### WHAT YOU NEED TO DO
Each record that follows must be reproduced exactly.

[Stored items]

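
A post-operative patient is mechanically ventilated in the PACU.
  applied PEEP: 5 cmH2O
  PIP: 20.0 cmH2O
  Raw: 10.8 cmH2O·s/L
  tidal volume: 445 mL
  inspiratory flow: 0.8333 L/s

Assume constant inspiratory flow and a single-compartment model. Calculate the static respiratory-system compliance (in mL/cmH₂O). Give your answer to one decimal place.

Equation of motion (constant flow): PIP = Vt/C + R·V̇ + PEEP.
Vt/C = PIP − R·V̇ − PEEP = 20.0 − 10.8×0.8333 − 5 = 20.0 − 9.0 − 5 = 6.0 cmH2O.
C = Vt / 6.0 = 445 / 6.0 = 74.167 mL/cmH2O.

74.2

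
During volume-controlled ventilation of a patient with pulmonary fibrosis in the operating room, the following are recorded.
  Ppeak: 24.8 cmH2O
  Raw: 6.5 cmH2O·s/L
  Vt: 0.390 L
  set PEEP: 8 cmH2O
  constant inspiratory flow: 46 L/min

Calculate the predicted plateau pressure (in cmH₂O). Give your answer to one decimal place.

Flow: 46 L/min ÷ 60 = 0.7667 L/s.
Pplat = PIP − Raw × flow = 24.8 − 6.5 × 0.7667 = 24.8 − 4.984 = 19.816 cmH2O.

19.8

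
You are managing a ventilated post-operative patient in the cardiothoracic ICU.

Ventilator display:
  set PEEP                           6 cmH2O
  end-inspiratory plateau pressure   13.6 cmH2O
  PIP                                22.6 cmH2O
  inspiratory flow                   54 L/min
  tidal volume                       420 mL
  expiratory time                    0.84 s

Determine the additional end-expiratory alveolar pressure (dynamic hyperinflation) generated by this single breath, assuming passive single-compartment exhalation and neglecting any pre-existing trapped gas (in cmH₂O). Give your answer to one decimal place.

1.7

Flow: 54 L/min ÷ 60 = 0.9 L/s.
R = (PIP − Pplat)/V̇ = (22.6 − 13.6) / 0.9 = 9.0/0.9 = 10.0 cmH2O·s/L.
C = Vt/(Pplat − PEEP) = 420.0 / (13.6 − 6) = 420.0/7.6 = 55.263 mL/cmH2O.
τ = R × C = 10.0 × 0.05526 L/cmH2O = 0.5526 s.
Fraction remaining = e^(−Te/τ) = e^(−0.84/0.5526) = 0.2187; trapped volume = 420.0 × 0.2187 = 91.854 mL.
Additional alveolar pressure from trapping ≈ V_trapped / C = 91.854 / 55.263 = 1.662 cmH2O.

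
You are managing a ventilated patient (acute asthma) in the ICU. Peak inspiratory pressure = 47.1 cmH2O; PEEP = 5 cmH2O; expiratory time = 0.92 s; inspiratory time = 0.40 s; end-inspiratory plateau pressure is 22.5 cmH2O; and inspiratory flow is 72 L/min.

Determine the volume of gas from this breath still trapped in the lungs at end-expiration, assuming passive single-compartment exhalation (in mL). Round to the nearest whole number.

93

Flow: 72 L/min ÷ 60 = 1.2 L/s.
Vt = flow × Ti = 1.2 L/s × 0.40 s × 1000 mL/L = 480.0 mL.
R = (PIP − Pplat)/V̇ = (47.1 − 22.5) / 1.2 = 24.6/1.2 = 20.5 cmH2O·s/L.
C = Vt/(Pplat − PEEP) = 480.0 / (22.5 − 5) = 480.0/17.5 = 27.429 mL/cmH2O.
τ = R × C = 20.5 × 0.02743 L/cmH2O = 0.5623 s.
Fraction remaining = e^(−Te/τ) = e^(−0.92/0.5623) = 0.1947.
Trapped volume = 480.0 × 0.1947 = 93.456 mL.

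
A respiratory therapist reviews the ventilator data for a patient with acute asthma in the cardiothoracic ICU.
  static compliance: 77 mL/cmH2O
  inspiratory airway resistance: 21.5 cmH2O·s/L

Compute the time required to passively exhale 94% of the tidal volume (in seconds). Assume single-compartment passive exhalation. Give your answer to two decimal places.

4.66

τ = R × C = 21.5 × 77 mL/cmH2O = 21.5 × 0.077 L/cmH2O = 1.656 s.
Exhaled fraction f = 1 − e^(−t/τ) → t = −τ·ln(1 − f) = −1.656·ln(0.06) = 4.659 s.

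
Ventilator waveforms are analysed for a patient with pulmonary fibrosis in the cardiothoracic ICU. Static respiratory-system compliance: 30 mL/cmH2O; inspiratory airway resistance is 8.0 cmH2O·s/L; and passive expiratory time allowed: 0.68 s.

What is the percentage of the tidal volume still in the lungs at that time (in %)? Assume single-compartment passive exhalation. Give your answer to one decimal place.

5.9

τ = R × C = 8.0 × 30 mL/cmH2O = 8.0 × 0.030 L/cmH2O = 0.24 s.
Passive exhalation: V(t)/V₀ = e^(−t/τ) = e^(−0.68/0.24) = 0.05882.
Fraction remaining = 0.05882 → 5.882%.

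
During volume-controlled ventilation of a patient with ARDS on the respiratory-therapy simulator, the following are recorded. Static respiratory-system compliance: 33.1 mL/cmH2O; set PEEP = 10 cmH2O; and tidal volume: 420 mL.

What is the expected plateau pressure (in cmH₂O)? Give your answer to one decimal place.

Pplat = PEEP + Vt / Cstat = 10 + 420 / 33.1 = 10 + 12.689 = 22.689 cmH2O.

22.7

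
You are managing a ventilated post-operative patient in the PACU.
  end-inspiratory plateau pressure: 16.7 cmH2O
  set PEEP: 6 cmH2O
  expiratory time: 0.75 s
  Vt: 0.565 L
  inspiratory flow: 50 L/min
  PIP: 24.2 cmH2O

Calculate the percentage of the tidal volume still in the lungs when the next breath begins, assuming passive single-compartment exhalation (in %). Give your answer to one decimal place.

20.6

Flow: 50 L/min ÷ 60 = 0.8333 L/s.
R = (PIP − Pplat)/V̇ = (24.2 − 16.7) / 0.8333 = 7.5/0.8333 = 9.0 cmH2O·s/L.
C = Vt/(Pplat − PEEP) = 565.0 / (16.7 − 6) = 565.0/10.7 = 52.804 mL/cmH2O.
τ = R × C = 9.0 × 0.0528 L/cmH2O = 0.4752 s.
Fraction remaining at end-expiration = e^(−Te/τ) = e^(−0.75/0.4752) = 0.2063 → 20.63%.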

### SOLVED PROBLEM
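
A post-operative patient is mechanically ventilated in the PACU.
  applied PEEP: 5 cmH2O
  PIP: 20.0 cmH2O
  Raw: 10.8 cmH2O·s/L
  tidal volume: 445 mL
  inspiratory flow: 0.8333 L/s

Assume constant inspiratory flow and a single-compartment model. Calculate the static respiratory-system compliance (in mL/cmH₂O). Give your answer to one decimal place.

Equation of motion (constant flow): PIP = Vt/C + R·V̇ + PEEP.
Vt/C = PIP − R·V̇ − PEEP = 20.0 − 10.8×0.8333 − 5 = 20.0 − 9.0 − 5 = 6.0 cmH2O.
C = Vt / 6.0 = 445 / 6.0 = 74.167 mL/cmH2O.

74.2

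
During volume-controlled ventilation of a patient with pulmonary fibrosis in the operating room, the following are recorded.
  Ppeak: 24.8 cmH2O
  Raw: 6.5 cmH2O·s/L
  Vt: 0.390 L
  set PEEP: 8 cmH2O
  constant inspiratory flow: 46 L/min

Calculate the predicted plateau pressure (in cmH₂O). Give your answer to one decimal place.

Flow: 46 L/min ÷ 60 = 0.7667 L/s.
Pplat = PIP − Raw × flow = 24.8 − 6.5 × 0.7667 = 24.8 − 4.984 = 19.816 cmH2O.

19.8

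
You are managing a ventilated post-operative patient in the cardiothoracic ICU.

Ventilator display:
  set PEEP                           6 cmH2O
  end-inspiratory plateau pressure   13.6 cmH2O
  PIP                                22.6 cmH2O
  inspiratory flow                   54 L/min
  tidal volume                       420 mL
  expiratory time                    0.84 s

Determine the additional end-expiratory alveolar pressure (dynamic hyperinflation) generated by this single breath, assuming passive single-compartment exhalation and neglecting any pre-existing trapped gas (in cmH₂O). Give your answer to one decimal place.

1.7

Flow: 54 L/min ÷ 60 = 0.9 L/s.
R = (PIP − Pplat)/V̇ = (22.6 − 13.6) / 0.9 = 9.0/0.9 = 10.0 cmH2O·s/L.
C = Vt/(Pplat − PEEP) = 420.0 / (13.6 − 6) = 420.0/7.6 = 55.263 mL/cmH2O.
τ = R × C = 10.0 × 0.05526 L/cmH2O = 0.5526 s.
Fraction remaining = e^(−Te/τ) = e^(−0.84/0.5526) = 0.2187; trapped volume = 420.0 × 0.2187 = 91.854 mL.
Additional alveolar pressure from trapping ≈ V_trapped / C = 91.854 / 55.263 = 1.662 cmH2O.

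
You are managing a ventilated patient (acute asthma) in the ICU. Peak inspiratory pressure = 47.1 cmH2O; PEEP = 5 cmH2O; expiratory time = 0.92 s; inspiratory time = 0.40 s; end-inspiratory plateau pressure is 22.5 cmH2O; and inspiratory flow is 72 L/min.

Determine the volume of gas from this breath still trapped in the lungs at end-expiration, assuming passive single-compartment exhalation (in mL). Round to the nearest whole number.

93

Flow: 72 L/min ÷ 60 = 1.2 L/s.
Vt = flow × Ti = 1.2 L/s × 0.40 s × 1000 mL/L = 480.0 mL.
R = (PIP − Pplat)/V̇ = (47.1 − 22.5) / 1.2 = 24.6/1.2 = 20.5 cmH2O·s/L.
C = Vt/(Pplat − PEEP) = 480.0 / (22.5 − 5) = 480.0/17.5 = 27.429 mL/cmH2O.
τ = R × C = 20.5 × 0.02743 L/cmH2O = 0.5623 s.
Fraction remaining = e^(−Te/τ) = e^(−0.92/0.5623) = 0.1947.
Trapped volume = 480.0 × 0.1947 = 93.456 mL.

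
A respiratory therapist reviews the ventilator data for a patient with acute asthma in the cardiothoracic ICU.
  static compliance: 77 mL/cmH2O
  inspiratory airway resistance: 21.5 cmH2O·s/L

Compute the time required to passively exhale 94% of the tidal volume (in seconds). Assume single-compartment passive exhalation. Give your answer to two decimal places.

4.66

τ = R × C = 21.5 × 77 mL/cmH2O = 21.5 × 0.077 L/cmH2O = 1.656 s.
Exhaled fraction f = 1 − e^(−t/τ) → t = −τ·ln(1 − f) = −1.656·ln(0.06) = 4.659 s.

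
Ventilator waveforms are analysed for a patient with pulmonary fibrosis in the cardiothoracic ICU. Static respiratory-system compliance: 30 mL/cmH2O; inspiratory airway resistance is 8.0 cmH2O·s/L; and passive expiratory time allowed: 0.68 s.

What is the percentage of the tidal volume still in the lungs at that time (in %)? Assume single-compartment passive exhalation. Give your answer to one decimal place.

5.9

τ = R × C = 8.0 × 30 mL/cmH2O = 8.0 × 0.030 L/cmH2O = 0.24 s.
Passive exhalation: V(t)/V₀ = e^(−t/τ) = e^(−0.68/0.24) = 0.05882.
Fraction remaining = 0.05882 → 5.882%.

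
During volume-controlled ventilation of a patient with ARDS on the respiratory-therapy simulator, the following are recorded. Static respiratory-system compliance: 33.1 mL/cmH2O; set PEEP = 10 cmH2O; and tidal volume: 420 mL.

What is the expected plateau pressure (in cmH₂O)? Give your answer to one decimal place.

Pplat = PEEP + Vt / Cstat = 10 + 420 / 33.1 = 10 + 12.689 = 22.689 cmH2O.

22.7

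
You are managing a ventilated post-operative patient in the PACU.
  end-inspiratory plateau pressure: 16.7 cmH2O
  set PEEP: 6 cmH2O
  expiratory time: 0.75 s
  Vt: 0.565 L
  inspiratory flow: 50 L/min
  PIP: 24.2 cmH2O

Calculate the percentage of the tidal volume still in the lungs when the next breath begins, assuming passive single-compartment exhalation (in %). Give your answer to one decimal place.

20.6

Flow: 50 L/min ÷ 60 = 0.8333 L/s.
R = (PIP − Pplat)/V̇ = (24.2 − 16.7) / 0.8333 = 7.5/0.8333 = 9.0 cmH2O·s/L.
C = Vt/(Pplat − PEEP) = 565.0 / (16.7 − 6) = 565.0/10.7 = 52.804 mL/cmH2O.
τ = R × C = 9.0 × 0.0528 L/cmH2O = 0.4752 s.
Fraction remaining at end-expiration = e^(−Te/τ) = e^(−0.75/0.4752) = 0.2063 → 20.63%.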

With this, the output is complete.